[Stored items]
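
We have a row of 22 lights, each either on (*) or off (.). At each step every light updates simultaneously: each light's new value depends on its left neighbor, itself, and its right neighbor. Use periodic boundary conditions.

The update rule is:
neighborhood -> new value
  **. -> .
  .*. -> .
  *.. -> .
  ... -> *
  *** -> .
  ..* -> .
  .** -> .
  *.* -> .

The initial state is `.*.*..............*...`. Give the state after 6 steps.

.***..............*...

.....************...**
.***..............*...
.....************...**  (repeats step 1; period 2)
step 6: .***..............*...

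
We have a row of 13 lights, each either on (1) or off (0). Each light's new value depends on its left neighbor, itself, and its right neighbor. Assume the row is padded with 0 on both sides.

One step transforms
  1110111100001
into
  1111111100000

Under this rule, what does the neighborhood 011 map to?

1

At position 0 the neighborhood is 011; the next row has 1 there.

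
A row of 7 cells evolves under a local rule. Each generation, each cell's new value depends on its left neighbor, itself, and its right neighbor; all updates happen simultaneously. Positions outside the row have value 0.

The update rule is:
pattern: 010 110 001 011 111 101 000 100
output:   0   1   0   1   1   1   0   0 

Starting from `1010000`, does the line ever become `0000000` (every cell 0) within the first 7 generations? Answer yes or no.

yes

0100000
0000000
all cells are 0 at generation 2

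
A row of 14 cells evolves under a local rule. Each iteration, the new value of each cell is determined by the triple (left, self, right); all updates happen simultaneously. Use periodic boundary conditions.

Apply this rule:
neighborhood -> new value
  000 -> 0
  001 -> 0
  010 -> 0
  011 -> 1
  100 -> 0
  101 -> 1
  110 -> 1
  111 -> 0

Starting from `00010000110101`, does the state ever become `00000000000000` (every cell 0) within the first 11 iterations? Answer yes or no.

yes

00000000111010
00000000101100
00000000011100
00000000010100
00000000001000
00000000000000
all cells are 0 at iteration 6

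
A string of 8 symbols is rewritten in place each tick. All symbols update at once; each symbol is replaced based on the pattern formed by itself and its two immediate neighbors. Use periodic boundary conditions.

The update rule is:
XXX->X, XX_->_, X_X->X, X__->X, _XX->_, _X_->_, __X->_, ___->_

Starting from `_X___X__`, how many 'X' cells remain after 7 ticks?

__X___X_
___X___X
X___X___
_X___X__  (repeats tick 0; period 4)
tick 7: X___X___
count of X: 2

2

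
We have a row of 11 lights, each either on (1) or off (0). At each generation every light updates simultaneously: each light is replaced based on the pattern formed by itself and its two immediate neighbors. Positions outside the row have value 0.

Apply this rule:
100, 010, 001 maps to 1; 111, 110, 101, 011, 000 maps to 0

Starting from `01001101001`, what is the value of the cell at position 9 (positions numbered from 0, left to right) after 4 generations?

0

11110001111
00001010000
00011011000
00100000100
position 9 holds 0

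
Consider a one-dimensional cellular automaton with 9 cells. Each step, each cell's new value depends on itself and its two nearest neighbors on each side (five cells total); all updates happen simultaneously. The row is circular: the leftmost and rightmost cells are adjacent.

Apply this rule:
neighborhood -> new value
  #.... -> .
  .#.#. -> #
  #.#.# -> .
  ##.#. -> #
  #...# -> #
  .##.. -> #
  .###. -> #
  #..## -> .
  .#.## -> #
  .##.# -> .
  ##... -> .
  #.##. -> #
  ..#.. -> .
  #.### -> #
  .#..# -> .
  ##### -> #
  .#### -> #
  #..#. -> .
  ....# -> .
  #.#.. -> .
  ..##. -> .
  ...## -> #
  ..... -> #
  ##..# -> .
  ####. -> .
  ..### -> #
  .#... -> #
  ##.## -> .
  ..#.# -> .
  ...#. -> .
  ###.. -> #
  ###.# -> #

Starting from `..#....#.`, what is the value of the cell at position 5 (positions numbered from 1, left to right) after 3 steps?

#..#....#
#...#..#.
.##.....#
position 5 holds .

.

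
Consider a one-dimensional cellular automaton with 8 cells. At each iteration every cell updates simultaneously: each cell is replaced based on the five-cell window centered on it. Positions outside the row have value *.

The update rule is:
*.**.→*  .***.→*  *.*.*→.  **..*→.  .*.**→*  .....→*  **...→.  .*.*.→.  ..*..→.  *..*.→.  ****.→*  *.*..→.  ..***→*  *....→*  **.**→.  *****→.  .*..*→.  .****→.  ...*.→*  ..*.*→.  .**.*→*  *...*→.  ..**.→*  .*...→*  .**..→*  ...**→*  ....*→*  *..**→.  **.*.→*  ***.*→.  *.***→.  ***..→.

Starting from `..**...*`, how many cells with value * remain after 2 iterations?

3

..**..**
..**..*.
count of *: 3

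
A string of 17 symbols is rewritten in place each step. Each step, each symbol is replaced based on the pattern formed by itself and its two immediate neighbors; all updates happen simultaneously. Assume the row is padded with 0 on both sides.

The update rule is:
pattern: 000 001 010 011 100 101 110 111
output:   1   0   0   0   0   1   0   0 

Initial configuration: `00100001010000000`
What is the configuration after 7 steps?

10001100100111111
00100000000000000
10001111111111111
00100000000000000  (repeats step 2; period 2)
step 7: 10001111111111111

10001111111111111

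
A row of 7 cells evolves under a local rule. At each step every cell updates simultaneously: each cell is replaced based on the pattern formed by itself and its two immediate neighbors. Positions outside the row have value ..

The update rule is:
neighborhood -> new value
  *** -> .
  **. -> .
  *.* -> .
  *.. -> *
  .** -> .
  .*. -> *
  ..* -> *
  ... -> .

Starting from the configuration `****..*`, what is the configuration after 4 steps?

.*...*.

....***
...*...
..***..
.*...*.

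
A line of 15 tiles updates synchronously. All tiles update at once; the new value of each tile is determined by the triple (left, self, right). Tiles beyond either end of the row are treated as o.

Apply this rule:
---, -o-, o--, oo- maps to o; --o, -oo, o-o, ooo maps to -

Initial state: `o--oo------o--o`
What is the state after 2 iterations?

oo--oooooo-oo--
-oo------o--oo-

-oo------o--oo-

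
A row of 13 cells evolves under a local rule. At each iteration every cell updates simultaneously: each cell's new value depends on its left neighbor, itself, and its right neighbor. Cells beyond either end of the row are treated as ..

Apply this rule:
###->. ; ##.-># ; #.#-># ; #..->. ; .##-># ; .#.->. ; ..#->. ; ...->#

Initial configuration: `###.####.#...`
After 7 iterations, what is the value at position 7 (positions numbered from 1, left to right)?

#

iteration 1: #.###..##..##
iteration 2: .##.#..##..##
iteration 3: .###...##..##
iteration 4: .#.#.#.##..##
iteration 5: ..#.#.###..##
iteration 6: #..#.##.#..##
iteration 7: ....####...##
position 7 holds #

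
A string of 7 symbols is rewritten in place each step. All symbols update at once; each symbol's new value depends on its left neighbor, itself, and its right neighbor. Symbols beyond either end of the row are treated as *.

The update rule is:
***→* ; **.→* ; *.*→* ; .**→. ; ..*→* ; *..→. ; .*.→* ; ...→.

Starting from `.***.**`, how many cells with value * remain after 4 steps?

*.***.*
**.***.
***.***
****.**
count of *: 6

6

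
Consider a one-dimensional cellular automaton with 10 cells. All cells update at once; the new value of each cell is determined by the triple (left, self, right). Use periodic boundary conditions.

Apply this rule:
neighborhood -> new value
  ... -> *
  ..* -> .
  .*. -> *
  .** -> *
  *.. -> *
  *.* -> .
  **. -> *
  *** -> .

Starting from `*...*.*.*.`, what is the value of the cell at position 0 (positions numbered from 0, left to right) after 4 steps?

*

***.*.*.*.
*.*.*.*.*.
*.*.*.*.*.  (fixed point — unchanged through step 4)
position 0 holds *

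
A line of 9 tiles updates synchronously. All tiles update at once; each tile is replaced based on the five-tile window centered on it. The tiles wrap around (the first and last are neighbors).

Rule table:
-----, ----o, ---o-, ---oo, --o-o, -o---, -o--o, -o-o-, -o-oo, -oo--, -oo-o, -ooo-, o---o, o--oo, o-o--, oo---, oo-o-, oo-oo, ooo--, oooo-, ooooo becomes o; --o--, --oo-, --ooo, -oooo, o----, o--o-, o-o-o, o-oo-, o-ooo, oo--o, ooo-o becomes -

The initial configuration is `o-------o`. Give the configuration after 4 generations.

oo-ooooo-
-oo--oo-o
o-o-o-oo-
-o-o-o-oo

-o-o-o-oo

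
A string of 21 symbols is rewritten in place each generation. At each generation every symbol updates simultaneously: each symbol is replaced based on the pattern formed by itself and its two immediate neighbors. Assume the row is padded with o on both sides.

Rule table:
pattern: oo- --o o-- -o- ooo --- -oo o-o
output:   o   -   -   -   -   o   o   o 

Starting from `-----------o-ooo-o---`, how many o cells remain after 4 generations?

-ooooooooo--oo-oo--o-
oo-------o--ooooo---o
-o-ooooo----o---o-o-o
o-oo---o-oo---o--o-oo
count of o: 10

10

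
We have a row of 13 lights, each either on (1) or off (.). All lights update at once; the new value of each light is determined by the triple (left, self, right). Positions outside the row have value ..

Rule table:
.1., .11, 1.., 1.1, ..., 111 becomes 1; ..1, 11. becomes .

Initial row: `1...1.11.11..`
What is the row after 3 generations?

generation 1: 111.111.11.11
generation 2: 11.111.11.11.
generation 3: 1.111.11.11.1

1.111.11.11.1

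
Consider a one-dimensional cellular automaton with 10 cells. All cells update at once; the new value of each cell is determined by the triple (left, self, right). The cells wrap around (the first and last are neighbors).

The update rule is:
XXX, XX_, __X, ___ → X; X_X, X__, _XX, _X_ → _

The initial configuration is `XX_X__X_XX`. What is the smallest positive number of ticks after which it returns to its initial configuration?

30

XX___X___X
XX_XX__XX_
_X__X_X_X_
X__X______
__X__XXXXX
_X__X_XXXX
___X___XXX
_XX__XX_XX
__X_X_X__X
_X______X_
X__XXXXX__
__X_XXXX_X
_X___XXX__
X__XX_XX_X
X_X_X__X__
______X__X
_XXXXX__X_
X_XXXX_X__
___XXX___X
_XX_XX_XX_
X_X__X__X_
____X__X__
XXXX__X__X
XXXX_X__X_
_XXX___X__
X_XX_XX__X
X__X__X_X_
__X__X____
XX__X__XXX
XX_X__X_XX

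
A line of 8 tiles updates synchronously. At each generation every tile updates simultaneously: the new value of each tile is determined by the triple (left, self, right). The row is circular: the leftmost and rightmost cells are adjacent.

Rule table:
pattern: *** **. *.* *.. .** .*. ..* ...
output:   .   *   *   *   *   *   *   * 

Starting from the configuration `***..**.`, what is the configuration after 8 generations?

***.....

generation 1: *.******
generation 2: ***.....
generation 3: *.******  (repeats generation 1; period 2)
generation 8: ***.....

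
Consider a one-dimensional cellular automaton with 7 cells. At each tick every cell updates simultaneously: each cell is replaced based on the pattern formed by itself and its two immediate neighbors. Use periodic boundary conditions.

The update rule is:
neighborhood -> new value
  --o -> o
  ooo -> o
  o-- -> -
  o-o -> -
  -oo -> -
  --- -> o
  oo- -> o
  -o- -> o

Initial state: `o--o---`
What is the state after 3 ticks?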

▶ Description of the task
State how many lines in the entries hold "evolves", please, with no other words.

▶ Result
4